--- Dataset Enclosed Below ---

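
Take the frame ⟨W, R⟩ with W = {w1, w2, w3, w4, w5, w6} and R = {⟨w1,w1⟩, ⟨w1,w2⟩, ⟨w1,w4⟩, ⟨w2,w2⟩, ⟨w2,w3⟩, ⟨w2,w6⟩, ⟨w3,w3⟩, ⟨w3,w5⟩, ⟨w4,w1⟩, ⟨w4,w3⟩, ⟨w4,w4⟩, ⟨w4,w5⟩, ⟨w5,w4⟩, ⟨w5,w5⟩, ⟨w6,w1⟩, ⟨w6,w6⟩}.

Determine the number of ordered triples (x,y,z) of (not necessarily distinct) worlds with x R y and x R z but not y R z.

15

Enumerating: (w1,w2,w1), (w1,w2,w4), (w1,w4,w2), (w2,w3,w2), (w2,w3,w6), (w2,w6,w2), (w2,w6,w3), (w3,w5,w3), (w4,w1,w3), (w4,w1,w5), (w4,w3,w1), (w4,w3,w4), (w4,w5,w1), (w4,w5,w3), (w6,w1,w6).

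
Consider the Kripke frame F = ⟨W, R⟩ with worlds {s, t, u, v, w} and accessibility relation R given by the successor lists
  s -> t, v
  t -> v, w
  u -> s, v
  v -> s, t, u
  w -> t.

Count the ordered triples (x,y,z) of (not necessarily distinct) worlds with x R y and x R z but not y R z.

16

Enumerating: (s,t,t), (s,v,v), (t,v,v), (t,v,w), (t,w,v), (t,w,w), (u,s,s), (u,v,v), (v,s,s), (v,s,u), (v,t,s), (v,t,t), (v,t,u), (v,u,t), (v,u,u), (w,t,t).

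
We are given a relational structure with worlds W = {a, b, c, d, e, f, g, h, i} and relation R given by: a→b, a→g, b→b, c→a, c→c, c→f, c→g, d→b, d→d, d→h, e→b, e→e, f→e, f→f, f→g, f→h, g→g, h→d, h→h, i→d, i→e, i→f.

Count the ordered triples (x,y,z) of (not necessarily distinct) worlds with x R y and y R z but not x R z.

Enumerating: (c,a,b), (c,f,e), (c,f,h), (f,e,b), (f,h,d), (h,d,b), (i,d,b), (i,d,h), (i,e,b), (i,f,g), (i,f,h).

11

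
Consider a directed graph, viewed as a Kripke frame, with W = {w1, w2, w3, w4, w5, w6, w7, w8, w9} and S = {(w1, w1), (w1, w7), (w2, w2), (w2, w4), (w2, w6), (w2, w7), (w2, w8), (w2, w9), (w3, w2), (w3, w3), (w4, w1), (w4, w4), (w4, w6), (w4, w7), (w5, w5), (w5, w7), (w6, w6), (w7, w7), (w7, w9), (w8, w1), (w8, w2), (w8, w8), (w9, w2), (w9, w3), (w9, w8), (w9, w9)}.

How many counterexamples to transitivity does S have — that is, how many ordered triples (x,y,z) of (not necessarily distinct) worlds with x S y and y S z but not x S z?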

--- End of Enclosed Dataset ---

- What this task involves -
Print every line of the material above exactly.

- Output for this exercise -
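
Take the frame ⟨W, R⟩ with W = {w1, w2, w3, w4, w5, w6} and R = {⟨w1,w1⟩, ⟨w1,w2⟩, ⟨w1,w4⟩, ⟨w2,w2⟩, ⟨w2,w3⟩, ⟨w2,w6⟩, ⟨w3,w3⟩, ⟨w3,w5⟩, ⟨w4,w1⟩, ⟨w4,w3⟩, ⟨w4,w4⟩, ⟨w4,w5⟩, ⟨w5,w4⟩, ⟨w5,w5⟩, ⟨w6,w1⟩, ⟨w6,w6⟩}.

Determine the number of ordered triples (x,y,z) of (not necessarily distinct) worlds with x R y and x R z but not y R z.

15

Enumerating: (w1,w2,w1), (w1,w2,w4), (w1,w4,w2), (w2,w3,w2), (w2,w3,w6), (w2,w6,w2), (w2,w6,w3), (w3,w5,w3), (w4,w1,w3), (w4,w1,w5), (w4,w3,w1), (w4,w3,w4), (w4,w5,w1), (w4,w5,w3), (w6,w1,w6).

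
Consider the Kripke frame F = ⟨W, R⟩ with worlds {s, t, u, v, w} and accessibility relation R given by the successor lists
  s -> t, v
  t -> v, w
  u -> s, v
  v -> s, t, u
  w -> t.

Count the ordered triples (x,y,z) of (not necessarily distinct) worlds with x R y and x R z but not y R z.

16

Enumerating: (s,t,t), (s,v,v), (t,v,v), (t,v,w), (t,w,v), (t,w,w), (u,s,s), (u,v,v), (v,s,s), (v,s,u), (v,t,s), (v,t,t), (v,t,u), (v,u,t), (v,u,u), (w,t,t).

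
We are given a relational structure with worlds W = {a, b, c, d, e, f, g, h, i} and relation R given by: a→b, a→g, b→b, c→a, c→c, c→f, c→g, d→b, d→d, d→h, e→b, e→e, f→e, f→f, f→g, f→h, g→g, h→d, h→h, i→d, i→e, i→f.

Count the ordered triples (x,y,z) of (not necessarily distinct) worlds with x R y and y R z but not x R z.

Enumerating: (c,a,b), (c,f,e), (c,f,h), (f,e,b), (f,h,d), (h,d,b), (i,d,b), (i,d,h), (i,e,b), (i,f,g), (i,f,h).

11

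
Consider a directed graph, viewed as a Kripke frame, with W = {w1, w2, w3, w4, w5, w6, w7, w8, w9} and S = {(w1, w1), (w1, w7), (w2, w2), (w2, w4), (w2, w6), (w2, w7), (w2, w8), (w2, w9), (w3, w2), (w3, w3), (w4, w1), (w4, w4), (w4, w6), (w4, w7), (w5, w5), (w5, w7), (w6, w6), (w7, w7), (w7, w9), (w8, w1), (w8, w2), (w8, w8), (w9, w2), (w9, w3), (w9, w8), (w9, w9)}.

How many counterexamples to transitivity does S have — that is, how many ordered triples (x,y,z) of (not necessarily distinct) worlds with x S y and y S z but not x S z?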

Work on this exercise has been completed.